What needs to be done » Copy out each line below containing "ordered".

Exercise data »
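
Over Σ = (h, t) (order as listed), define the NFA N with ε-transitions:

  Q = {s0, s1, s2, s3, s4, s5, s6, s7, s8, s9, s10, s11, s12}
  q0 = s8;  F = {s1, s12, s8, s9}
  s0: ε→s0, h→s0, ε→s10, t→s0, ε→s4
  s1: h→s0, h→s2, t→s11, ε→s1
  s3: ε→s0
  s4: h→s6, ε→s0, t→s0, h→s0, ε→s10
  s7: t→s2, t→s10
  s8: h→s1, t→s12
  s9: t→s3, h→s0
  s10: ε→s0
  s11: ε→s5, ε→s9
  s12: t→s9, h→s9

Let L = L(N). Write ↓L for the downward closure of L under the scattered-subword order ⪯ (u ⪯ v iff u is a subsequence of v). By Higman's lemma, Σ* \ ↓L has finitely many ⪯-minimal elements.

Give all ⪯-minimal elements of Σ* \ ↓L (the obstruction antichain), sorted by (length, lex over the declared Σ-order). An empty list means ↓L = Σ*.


Antichain: [hh, htt, tht, tth, ttt].

|Q|=13, |F|=4, |δ|=26 (10 ε).
min D↑ (5 st, q0=0, F={3}): 0:h→1,t→2 1:h→3,t→4 2:h→4,t→4 3:h→3,t→3 4:h→3,t→3 [Hopcroft].
'hh': N↓-sim [12, 10, 5] end={s0,s10,s2,s4,s6} rej; 2/2 del acc.
'htt': N↓-sim [12, 10, 8, 5] end={s0,s10,s3,s4,s6} rej; 3/3 deletions ∈↓L.
'tht': run [12, 9, 6, 5] end={s0,s10,s3,s4,s6} — reject; 3/3 deletions ∈↓L.
'tth': run [12, 9, 6, 4] end={s0,s10,s4,s6} rej; 3/3 del acc.
'ttt': run [12, 9, 6, 5] end={s0,s10,s3,s4,s6} ∉↓L; 3/3 del acc.
5 words, ⪯-incomp.


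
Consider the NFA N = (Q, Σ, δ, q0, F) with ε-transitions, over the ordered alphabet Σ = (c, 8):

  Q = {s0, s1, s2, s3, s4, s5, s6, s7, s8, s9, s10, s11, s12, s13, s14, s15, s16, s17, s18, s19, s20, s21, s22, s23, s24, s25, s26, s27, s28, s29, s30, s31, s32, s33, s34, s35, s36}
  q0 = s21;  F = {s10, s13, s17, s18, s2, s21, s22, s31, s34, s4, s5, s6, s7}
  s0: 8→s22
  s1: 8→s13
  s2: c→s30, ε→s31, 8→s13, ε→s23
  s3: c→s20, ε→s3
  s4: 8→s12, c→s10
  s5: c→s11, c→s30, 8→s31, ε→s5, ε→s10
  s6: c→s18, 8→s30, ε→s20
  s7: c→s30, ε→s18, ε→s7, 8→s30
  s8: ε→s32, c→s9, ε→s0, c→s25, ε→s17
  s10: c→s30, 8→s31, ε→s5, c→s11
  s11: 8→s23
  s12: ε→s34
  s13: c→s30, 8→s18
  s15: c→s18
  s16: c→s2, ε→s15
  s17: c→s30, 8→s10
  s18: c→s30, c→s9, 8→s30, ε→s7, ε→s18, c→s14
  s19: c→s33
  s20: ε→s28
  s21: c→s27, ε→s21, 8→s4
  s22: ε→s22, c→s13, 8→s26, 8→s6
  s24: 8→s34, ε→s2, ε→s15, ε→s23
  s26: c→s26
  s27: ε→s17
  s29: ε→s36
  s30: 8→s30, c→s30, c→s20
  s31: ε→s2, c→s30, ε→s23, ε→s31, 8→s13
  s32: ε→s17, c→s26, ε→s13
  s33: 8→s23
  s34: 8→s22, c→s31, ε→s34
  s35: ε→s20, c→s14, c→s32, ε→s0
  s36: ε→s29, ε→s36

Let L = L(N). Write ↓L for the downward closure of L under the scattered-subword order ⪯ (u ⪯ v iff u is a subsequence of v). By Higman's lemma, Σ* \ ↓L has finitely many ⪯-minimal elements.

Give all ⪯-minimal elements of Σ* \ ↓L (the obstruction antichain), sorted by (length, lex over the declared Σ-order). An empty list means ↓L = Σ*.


min(Σ*\↓L) = [cc, 88888].

|Q|=37, |F|=13, |δ|=83 (34 ε).
min D↑ (11 st, q0=0, F={3}): 0:c→1,8→2 1:c→3,8→4 2:c→4,8→5 3:c→3,8→3 4:c→3,8→6 5:c→6,8→7 6:c→3,8→8 7:c→8,8→9 8:c→3,8→10 9:c→10,8→3 10:c→3,8→3 [Hopcroft].
'cc': |S_i|=[23, 17, 8] end={s11,s14,s20,s23,s26,s28,s30,s9} ∉↓L; 2/2 del acc.
'88888': N↓-sim [23, 20, 16, 11, 9, 3] end={s20,s28,s30} — reject; 5/5 del acc.
2 obstructions.


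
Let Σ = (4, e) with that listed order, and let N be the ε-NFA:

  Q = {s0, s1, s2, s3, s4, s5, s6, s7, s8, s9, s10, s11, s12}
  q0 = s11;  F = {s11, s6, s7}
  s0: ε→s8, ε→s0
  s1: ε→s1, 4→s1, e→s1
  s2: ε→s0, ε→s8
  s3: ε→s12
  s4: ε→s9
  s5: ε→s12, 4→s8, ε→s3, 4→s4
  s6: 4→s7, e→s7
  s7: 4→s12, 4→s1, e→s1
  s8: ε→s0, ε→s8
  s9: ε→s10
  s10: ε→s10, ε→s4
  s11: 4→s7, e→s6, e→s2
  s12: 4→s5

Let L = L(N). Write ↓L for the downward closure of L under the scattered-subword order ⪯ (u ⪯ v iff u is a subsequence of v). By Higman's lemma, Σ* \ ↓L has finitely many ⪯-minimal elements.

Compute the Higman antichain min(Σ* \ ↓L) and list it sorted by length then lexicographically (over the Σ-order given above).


Antichain: [44, 4e, ee4, eee].

|Q|=13, |F|=3, |δ|=27 (14 ε).
min D↑ (4 st, q0=0, F={3}): 0:4→1,e→2 1:4→3,e→3 2:4→1,e→1 3:4→3,e→3 (ε-aug+det+¬).
'44': |S_i|=[13, 10, 9] end={s0,s1,s10,s12,s3,s4,s5,s8,s9} ∉↓L; 2/2 deletions ∈↓L.
'4e': |S_i|=[13, 10, 1] end={s1} ∉↓L; 2/2 del acc.
'ee4': |S_i|=[13, 12, 10, 9] end={s0,s1,s10,s12,s3,s4,s5,s8,s9} rej; 3/3 single-dels accept.
'eee': run [13, 12, 10, 1] end={s1} rej; 3/3 deletions ∈↓L.
4 words, ⪯-incomp.


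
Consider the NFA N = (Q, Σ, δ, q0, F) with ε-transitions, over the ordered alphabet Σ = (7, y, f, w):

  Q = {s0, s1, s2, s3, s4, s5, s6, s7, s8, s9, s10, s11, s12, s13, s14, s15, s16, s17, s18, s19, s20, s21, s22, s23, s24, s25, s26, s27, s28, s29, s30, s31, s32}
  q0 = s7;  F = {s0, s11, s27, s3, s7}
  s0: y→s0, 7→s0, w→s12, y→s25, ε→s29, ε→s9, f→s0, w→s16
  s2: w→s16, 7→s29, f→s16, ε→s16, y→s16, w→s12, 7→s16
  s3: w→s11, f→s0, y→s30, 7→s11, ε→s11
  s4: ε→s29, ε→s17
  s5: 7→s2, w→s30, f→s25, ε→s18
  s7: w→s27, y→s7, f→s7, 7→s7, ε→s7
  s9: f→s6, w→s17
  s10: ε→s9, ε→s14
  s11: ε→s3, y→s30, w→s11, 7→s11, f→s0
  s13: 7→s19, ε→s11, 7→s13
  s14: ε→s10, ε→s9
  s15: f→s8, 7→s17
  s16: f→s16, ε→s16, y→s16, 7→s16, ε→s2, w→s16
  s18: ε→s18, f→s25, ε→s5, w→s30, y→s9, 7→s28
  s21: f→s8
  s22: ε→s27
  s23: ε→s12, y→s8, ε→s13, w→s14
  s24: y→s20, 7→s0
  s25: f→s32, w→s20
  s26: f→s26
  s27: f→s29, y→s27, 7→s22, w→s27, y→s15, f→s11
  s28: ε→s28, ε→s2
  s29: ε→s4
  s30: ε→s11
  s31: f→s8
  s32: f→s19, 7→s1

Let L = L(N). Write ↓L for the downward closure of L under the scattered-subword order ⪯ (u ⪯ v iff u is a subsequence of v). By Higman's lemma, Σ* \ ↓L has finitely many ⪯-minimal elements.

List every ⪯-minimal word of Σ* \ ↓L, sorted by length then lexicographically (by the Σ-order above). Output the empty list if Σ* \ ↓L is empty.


|Q|=33, |F|=5, |δ|=83 (25 ε).
min D↑ (5 st, q0=0, F={4}): 0:7→0,y→0,f→0,w→1 1:7→1,y→1,f→2,w→1 2:7→2,y→2,f→3,w→2 3:7→3,y→3,f→3,w→4 4:7→4,y→4,f→4,w→4 [Hopcroft].
'wffw': |S_i|=[22, 21, 18, 14, 7] end={s12,s16,s17,s2,s20,s29,s4} — reject; 4/4 del acc.
1 minimals (antichain).

min(Σ*\↓L) = [wffw].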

Reply »
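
Consider the NFA N = (Q, Σ, δ, q0, F) with ε-transitions, over the ordered alphabet Σ = (c, 8):
Consider the NFA N = (Q, Σ, δ, q0, F) with ε-transitions, over the ordered alphabet Σ = (7, y, f, w):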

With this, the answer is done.